Activity »
Find the word "just" in the material below and gather every line that contains it.

Provided records »
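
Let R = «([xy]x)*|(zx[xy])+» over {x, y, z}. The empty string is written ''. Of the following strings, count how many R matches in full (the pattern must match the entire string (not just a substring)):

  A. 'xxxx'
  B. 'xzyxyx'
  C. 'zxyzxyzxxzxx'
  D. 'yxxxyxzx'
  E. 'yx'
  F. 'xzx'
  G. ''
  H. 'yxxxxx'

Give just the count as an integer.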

Result of this exercise »
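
Let R = «([xy]x)*|(zx[xy])+» over {x, y, z}. The empty string is written ''. Of the following strings, count how many R matches in full (the pattern must match the entire string (not just a substring)):
Give just the count as an integer.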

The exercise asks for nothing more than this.